Stored items

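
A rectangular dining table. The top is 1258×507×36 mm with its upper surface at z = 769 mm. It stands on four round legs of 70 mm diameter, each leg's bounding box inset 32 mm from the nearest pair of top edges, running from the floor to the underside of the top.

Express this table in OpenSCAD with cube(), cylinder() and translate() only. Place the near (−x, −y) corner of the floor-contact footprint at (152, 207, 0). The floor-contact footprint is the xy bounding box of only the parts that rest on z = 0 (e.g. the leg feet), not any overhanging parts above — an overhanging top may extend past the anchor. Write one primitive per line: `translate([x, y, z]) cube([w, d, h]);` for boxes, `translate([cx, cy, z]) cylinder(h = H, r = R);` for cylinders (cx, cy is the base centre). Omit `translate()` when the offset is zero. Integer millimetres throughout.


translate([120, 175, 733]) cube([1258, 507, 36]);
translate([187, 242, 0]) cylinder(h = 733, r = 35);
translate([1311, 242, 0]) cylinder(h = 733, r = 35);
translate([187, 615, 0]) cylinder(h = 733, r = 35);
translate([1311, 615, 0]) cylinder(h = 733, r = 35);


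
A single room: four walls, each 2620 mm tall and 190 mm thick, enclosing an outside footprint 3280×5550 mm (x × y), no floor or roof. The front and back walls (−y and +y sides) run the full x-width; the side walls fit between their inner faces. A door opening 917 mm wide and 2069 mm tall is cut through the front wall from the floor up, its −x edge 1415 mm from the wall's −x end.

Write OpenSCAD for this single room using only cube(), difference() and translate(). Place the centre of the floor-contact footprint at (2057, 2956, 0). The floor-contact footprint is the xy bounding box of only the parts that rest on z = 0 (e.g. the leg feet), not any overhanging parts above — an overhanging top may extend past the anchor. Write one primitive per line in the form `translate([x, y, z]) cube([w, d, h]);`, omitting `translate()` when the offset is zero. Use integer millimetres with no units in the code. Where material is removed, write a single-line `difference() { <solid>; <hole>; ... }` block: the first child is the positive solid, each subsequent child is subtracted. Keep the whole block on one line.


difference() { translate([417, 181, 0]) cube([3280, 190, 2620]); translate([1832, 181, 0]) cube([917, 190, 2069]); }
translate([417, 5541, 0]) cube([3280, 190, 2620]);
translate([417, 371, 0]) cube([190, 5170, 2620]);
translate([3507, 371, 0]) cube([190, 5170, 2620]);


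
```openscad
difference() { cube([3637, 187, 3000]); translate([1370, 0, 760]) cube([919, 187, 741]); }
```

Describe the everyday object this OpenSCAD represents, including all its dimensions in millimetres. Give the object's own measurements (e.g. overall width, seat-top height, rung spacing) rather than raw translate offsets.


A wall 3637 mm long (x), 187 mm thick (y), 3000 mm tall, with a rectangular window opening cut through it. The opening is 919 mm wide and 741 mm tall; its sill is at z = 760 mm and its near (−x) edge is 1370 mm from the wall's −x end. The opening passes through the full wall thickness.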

==

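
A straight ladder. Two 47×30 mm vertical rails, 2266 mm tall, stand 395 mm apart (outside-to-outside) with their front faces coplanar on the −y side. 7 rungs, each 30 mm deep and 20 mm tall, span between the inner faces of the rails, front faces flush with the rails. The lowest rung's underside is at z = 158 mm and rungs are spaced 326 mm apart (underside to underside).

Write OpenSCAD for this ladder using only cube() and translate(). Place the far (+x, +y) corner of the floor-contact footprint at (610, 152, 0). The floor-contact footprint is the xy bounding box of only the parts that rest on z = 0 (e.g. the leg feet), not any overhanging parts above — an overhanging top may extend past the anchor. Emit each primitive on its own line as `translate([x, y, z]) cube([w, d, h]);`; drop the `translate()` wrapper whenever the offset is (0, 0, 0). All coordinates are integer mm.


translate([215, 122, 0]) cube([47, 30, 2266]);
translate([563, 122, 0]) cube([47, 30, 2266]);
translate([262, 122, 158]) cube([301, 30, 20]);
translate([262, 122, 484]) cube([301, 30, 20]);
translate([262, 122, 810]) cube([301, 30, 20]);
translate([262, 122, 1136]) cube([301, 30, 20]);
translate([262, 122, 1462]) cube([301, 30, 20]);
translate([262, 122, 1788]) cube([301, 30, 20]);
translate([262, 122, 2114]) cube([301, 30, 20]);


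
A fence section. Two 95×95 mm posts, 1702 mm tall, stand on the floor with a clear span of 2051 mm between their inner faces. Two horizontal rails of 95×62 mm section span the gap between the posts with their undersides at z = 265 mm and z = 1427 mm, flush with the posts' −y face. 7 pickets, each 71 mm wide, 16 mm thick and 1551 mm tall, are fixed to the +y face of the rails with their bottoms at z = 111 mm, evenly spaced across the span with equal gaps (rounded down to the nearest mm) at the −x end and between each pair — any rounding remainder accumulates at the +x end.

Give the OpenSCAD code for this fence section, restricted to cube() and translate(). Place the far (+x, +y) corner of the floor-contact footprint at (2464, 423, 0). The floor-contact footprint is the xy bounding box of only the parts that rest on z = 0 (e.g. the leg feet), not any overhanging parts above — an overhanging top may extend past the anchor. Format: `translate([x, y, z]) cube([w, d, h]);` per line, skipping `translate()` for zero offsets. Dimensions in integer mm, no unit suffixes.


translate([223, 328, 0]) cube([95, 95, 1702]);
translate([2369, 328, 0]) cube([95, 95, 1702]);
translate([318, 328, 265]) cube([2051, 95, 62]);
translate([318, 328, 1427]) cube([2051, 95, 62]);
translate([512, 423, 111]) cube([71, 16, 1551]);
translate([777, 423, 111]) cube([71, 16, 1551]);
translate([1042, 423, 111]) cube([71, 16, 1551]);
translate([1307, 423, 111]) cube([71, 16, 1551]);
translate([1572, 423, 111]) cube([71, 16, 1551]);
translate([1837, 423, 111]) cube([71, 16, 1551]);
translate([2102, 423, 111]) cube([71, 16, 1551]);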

==

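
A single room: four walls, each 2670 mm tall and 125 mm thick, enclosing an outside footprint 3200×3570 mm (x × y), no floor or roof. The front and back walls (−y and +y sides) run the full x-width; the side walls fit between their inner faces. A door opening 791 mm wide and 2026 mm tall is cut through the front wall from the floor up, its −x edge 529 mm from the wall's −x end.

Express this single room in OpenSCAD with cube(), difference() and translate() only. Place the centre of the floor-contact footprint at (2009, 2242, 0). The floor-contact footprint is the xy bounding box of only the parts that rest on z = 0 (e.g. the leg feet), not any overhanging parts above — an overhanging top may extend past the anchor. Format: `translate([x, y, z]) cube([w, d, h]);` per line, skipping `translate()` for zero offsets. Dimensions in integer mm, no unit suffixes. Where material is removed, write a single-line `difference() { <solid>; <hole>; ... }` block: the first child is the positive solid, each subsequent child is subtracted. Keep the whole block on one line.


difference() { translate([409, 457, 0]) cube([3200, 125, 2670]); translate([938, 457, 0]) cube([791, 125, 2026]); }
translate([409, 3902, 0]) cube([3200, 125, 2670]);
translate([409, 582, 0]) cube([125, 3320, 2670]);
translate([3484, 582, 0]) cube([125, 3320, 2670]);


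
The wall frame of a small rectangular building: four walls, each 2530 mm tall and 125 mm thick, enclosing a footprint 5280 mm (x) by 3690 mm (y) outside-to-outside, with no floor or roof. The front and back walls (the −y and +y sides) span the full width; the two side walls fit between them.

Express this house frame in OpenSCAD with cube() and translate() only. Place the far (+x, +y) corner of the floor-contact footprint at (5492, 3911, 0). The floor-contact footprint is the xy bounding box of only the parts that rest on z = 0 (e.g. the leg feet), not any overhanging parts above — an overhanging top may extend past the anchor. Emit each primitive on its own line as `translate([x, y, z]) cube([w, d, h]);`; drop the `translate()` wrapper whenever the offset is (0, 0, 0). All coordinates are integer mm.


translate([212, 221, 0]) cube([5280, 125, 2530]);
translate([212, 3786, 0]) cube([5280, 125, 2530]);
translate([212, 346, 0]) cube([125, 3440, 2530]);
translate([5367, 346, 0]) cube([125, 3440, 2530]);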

■ WHAT YOU HAVE TO DO:
Above are records; repeat only the lines starting at the line with "Express this table" and ending at the line with "A single room: four walls, each 2620", exactly as they appear, both included.

■ EXERCISE SOLUTION:
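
Express this table in OpenSCAD with cube(), cylinder() and translate() only. Place the near (−x, −y) corner of the floor-contact footprint at (152, 207, 0). The floor-contact footprint is the xy bounding box of only the parts that rest on z = 0 (e.g. the leg feet), not any overhanging parts above — an overhanging top may extend past the anchor. Write one primitive per line: `translate([x, y, z]) cube([w, d, h]);` for boxes, `translate([cx, cy, z]) cylinder(h = H, r = R);` for cylinders (cx, cy is the base centre). Omit `translate()` when the offset is zero. Integer millimetres throughout.


translate([120, 175, 733]) cube([1258, 507, 36]);
translate([187, 242, 0]) cylinder(h = 733, r = 35);
translate([1311, 242, 0]) cylinder(h = 733, r = 35);
translate([187, 615, 0]) cylinder(h = 733, r = 35);
translate([1311, 615, 0]) cylinder(h = 733, r = 35);


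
A single room: four walls, each 2620 mm tall and 190 mm thick, enclosing an outside footprint 3280×5550 mm (x × y), no floor or roof. The front and back walls (−y and +y sides) run the full x-width; the side walls fit between their inner faces. A door opening 917 mm wide and 2069 mm tall is cut through the front wall from the floor up, its −x edge 1415 mm from the wall's −x end.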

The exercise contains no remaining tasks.